## [Material supplied]
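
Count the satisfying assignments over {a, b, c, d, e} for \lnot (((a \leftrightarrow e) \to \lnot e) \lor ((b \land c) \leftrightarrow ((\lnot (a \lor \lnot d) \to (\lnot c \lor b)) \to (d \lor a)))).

6

Initial set: {\lnot (((a \leftrightarrow e) \to \lnot e) \lor ((b \land c) \leftrightarrow ((\lnot (a \lor \lnot d) \to (\lnot c \lor b)) \to (d \lor a))))}.
\lnot (((a \leftrightarrow e) \to \lnot e) \lor ((b \land c) \leftrightarrow ((\lnot (a \lor \lnot d) \to (\lnot c \lor b)) \to (d \lor a)))): α-rule — add \lnot ((a \leftrightarrow e) \to \lnot e), \lnot ((b \land c) \leftrightarrow ((\lnot (a \lor \lnot d) \to (\lnot c \lor b)) \to (d \lor a))).
\lnot ((a \leftrightarrow e) \to \lnot e): α-rule — add (a \leftrightarrow e), \lnot \lnot e.
\lnot ((b \land c) \leftrightarrow ((\lnot (a \lor \lnot d) \to (\lnot c \lor b)) \to (d \lor a))): β-rule — branch into (b \land c), \lnot ((\lnot (a \lor \lnot d) \to (\lnot c \lor b)) \to (d \lor a))  //  \lnot (b \land c), ((\lnot (a \lor \lnot d) \to (\lnot c \lor b)) \to (d \lor a)).
  branch 1 (add (b \land c), \lnot ((\lnot (a \lor \lnot d) \to (\lnot c \lor b)) \to (d \lor a))):
    (b \land c): α-rule — add b, c.
    \lnot ((\lnot (a \lor \lnot d) \to (\lnot c \lor b)) \to (d \lor a)): α-rule — add (\lnot (a \lor \lnot d) \to (\lnot c \lor b)), \lnot (d \lor a).
    \lnot (d \lor a): α-rule — add \lnot d, \lnot a.
    (a \leftrightarrow e): β-rule — branch into a, e  //  \lnot a, \lnot e.
      branch 1.1 (add a, e):
        × closes — contains both a and \lnot a.
      branch 1.2 (add \lnot a, \lnot e):
        × closes — contains both e and \lnot e.
  branch 2 (add \lnot (b \land c), ((\lnot (a \lor \lnot d) \to (\lnot c \lor b)) \to (d \lor a))):
    (a \leftrightarrow e): β-rule — branch into a, e  //  \lnot a, \lnot e.
      branch 2.1 (add a, e):
        \lnot (b \land c): β-rule — branch into \lnot b  //  \lnot c.
          branch 2.1.1 (add \lnot b):
            ((\lnot (a \lor \lnot d) \to (\lnot c \lor b)) \to (d \lor a)): β-rule — branch into \lnot (\lnot (a \lor \lnot d) \to (\lnot c \lor b))  //  (d \lor a).
              branch 2.1.1.1 (add \lnot (\lnot (a \lor \lnot d) \to (\lnot c \lor b))):
                \lnot (\lnot (a \lor \lnot d) \to (\lnot c \lor b)): α-rule — add \lnot (a \lor \lnot d), \lnot (\lnot c \lor b).
                \lnot (a \lor \lnot d): α-rule — add \lnot a, \lnot \lnot d.
                × closes — contains both a and \lnot a.
              branch 2.1.1.2 (add (d \lor a)):
                (d \lor a): β-rule — branch into d  //  a.
                  branch 2.1.1.2.1 (add d):
                    ○ open, literals {a=true, b=false, d=true, e=true}.
                  branch 2.1.1.2.2 (add a):
                    ○ open, literals {a=true, b=false, e=true}.
          branch 2.1.2 (add \lnot c):
            ((\lnot (a \lor \lnot d) \to (\lnot c \lor b)) \to (d \lor a)): β-rule — branch into \lnot (\lnot (a \lor \lnot d) \to (\lnot c \lor b))  //  (d \lor a).
              branch 2.1.2.1 (add \lnot (\lnot (a \lor \lnot d) \to (\lnot c \lor b))):
                \lnot (\lnot (a \lor \lnot d) \to (\lnot c \lor b)): α-rule — add \lnot (a \lor \lnot d), \lnot (\lnot c \lor b).
                \lnot (a \lor \lnot d): α-rule — add \lnot a, \lnot \lnot d.
                × closes — contains both a and \lnot a.
              branch 2.1.2.2 (add (d \lor a)):
                (d \lor a): β-rule — branch into d  //  a.
                  branch 2.1.2.2.1 (add d):
                    ○ open, literals {a=true, c=false, d=true, e=true}.
                  branch 2.1.2.2.2 (add a):
                    ○ open, literals {a=true, c=false, e=true}.
      branch 2.2 (add \lnot a, \lnot e):
        × closes — contains both e and \lnot e.
5 branches closed, 4 open.
Each open branch fixes some atoms; the unmentioned ones are free. Counting distinct full assignments: branch {a=true, b=false, d=true, e=true} (c) contributes 2 new; branch {a=true, b=false, e=true} (c, d) contributes 2 new; branch {a=true, c=false, d=true, e=true} (b) contributes 1 new; branch {a=true, c=false, e=true} (b, d) contributes 1 new. Total: 6.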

## [Action item]
Give back every line of the material, exactly as written.

## [Problem solution]
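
Count the satisfying assignments over {a, b, c, d, e} for \lnot (((a \leftrightarrow e) \to \lnot e) \lor ((b \land c) \leftrightarrow ((\lnot (a \lor \lnot d) \to (\lnot c \lor b)) \to (d \lor a)))).

6

Initial set: {\lnot (((a \leftrightarrow e) \to \lnot e) \lor ((b \land c) \leftrightarrow ((\lnot (a \lor \lnot d) \to (\lnot c \lor b)) \to (d \lor a))))}.
\lnot (((a \leftrightarrow e) \to \lnot e) \lor ((b \land c) \leftrightarrow ((\lnot (a \lor \lnot d) \to (\lnot c \lor b)) \to (d \lor a)))): α-rule — add \lnot ((a \leftrightarrow e) \to \lnot e), \lnot ((b \land c) \leftrightarrow ((\lnot (a \lor \lnot d) \to (\lnot c \lor b)) \to (d \lor a))).
\lnot ((a \leftrightarrow e) \to \lnot e): α-rule — add (a \leftrightarrow e), \lnot \lnot e.
\lnot ((b \land c) \leftrightarrow ((\lnot (a \lor \lnot d) \to (\lnot c \lor b)) \to (d \lor a))): β-rule — branch into (b \land c), \lnot ((\lnot (a \lor \lnot d) \to (\lnot c \lor b)) \to (d \lor a))  //  \lnot (b \land c), ((\lnot (a \lor \lnot d) \to (\lnot c \lor b)) \to (d \lor a)).
  branch 1 (add (b \land c), \lnot ((\lnot (a \lor \lnot d) \to (\lnot c \lor b)) \to (d \lor a))):
    (b \land c): α-rule — add b, c.
    \lnot ((\lnot (a \lor \lnot d) \to (\lnot c \lor b)) \to (d \lor a)): α-rule — add (\lnot (a \lor \lnot d) \to (\lnot c \lor b)), \lnot (d \lor a).
    \lnot (d \lor a): α-rule — add \lnot d, \lnot a.
    (a \leftrightarrow e): β-rule — branch into a, e  //  \lnot a, \lnot e.
      branch 1.1 (add a, e):
        × closes — contains both a and \lnot a.
      branch 1.2 (add \lnot a, \lnot e):
        × closes — contains both e and \lnot e.
  branch 2 (add \lnot (b \land c), ((\lnot (a \lor \lnot d) \to (\lnot c \lor b)) \to (d \lor a))):
    (a \leftrightarrow e): β-rule — branch into a, e  //  \lnot a, \lnot e.
      branch 2.1 (add a, e):
        \lnot (b \land c): β-rule — branch into \lnot b  //  \lnot c.
          branch 2.1.1 (add \lnot b):
            ((\lnot (a \lor \lnot d) \to (\lnot c \lor b)) \to (d \lor a)): β-rule — branch into \lnot (\lnot (a \lor \lnot d) \to (\lnot c \lor b))  //  (d \lor a).
              branch 2.1.1.1 (add \lnot (\lnot (a \lor \lnot d) \to (\lnot c \lor b))):
                \lnot (\lnot (a \lor \lnot d) \to (\lnot c \lor b)): α-rule — add \lnot (a \lor \lnot d), \lnot (\lnot c \lor b).
                \lnot (a \lor \lnot d): α-rule — add \lnot a, \lnot \lnot d.
                × closes — contains both a and \lnot a.
              branch 2.1.1.2 (add (d \lor a)):
                (d \lor a): β-rule — branch into d  //  a.
                  branch 2.1.1.2.1 (add d):
                    ○ open, literals {a=true, b=false, d=true, e=true}.
                  branch 2.1.1.2.2 (add a):
                    ○ open, literals {a=true, b=false, e=true}.
          branch 2.1.2 (add \lnot c):
            ((\lnot (a \lor \lnot d) \to (\lnot c \lor b)) \to (d \lor a)): β-rule — branch into \lnot (\lnot (a \lor \lnot d) \to (\lnot c \lor b))  //  (d \lor a).
              branch 2.1.2.1 (add \lnot (\lnot (a \lor \lnot d) \to (\lnot c \lor b))):
                \lnot (\lnot (a \lor \lnot d) \to (\lnot c \lor b)): α-rule — add \lnot (a \lor \lnot d), \lnot (\lnot c \lor b).
                \lnot (a \lor \lnot d): α-rule — add \lnot a, \lnot \lnot d.
                × closes — contains both a and \lnot a.
              branch 2.1.2.2 (add (d \lor a)):
                (d \lor a): β-rule — branch into d  //  a.
                  branch 2.1.2.2.1 (add d):
                    ○ open, literals {a=true, c=false, d=true, e=true}.
                  branch 2.1.2.2.2 (add a):
                    ○ open, literals {a=true, c=false, e=true}.
      branch 2.2 (add \lnot a, \lnot e):
        × closes — contains both e and \lnot e.
5 branches closed, 4 open.
Each open branch fixes some atoms; the unmentioned ones are free. Counting distinct full assignments: branch {a=true, b=false, d=true, e=true} (c) contributes 2 new; branch {a=true, b=false, e=true} (c, d) contributes 2 new; branch {a=true, c=false, d=true, e=true} (b) contributes 1 new; branch {a=true, c=false, e=true} (b, d) contributes 1 new. Total: 6.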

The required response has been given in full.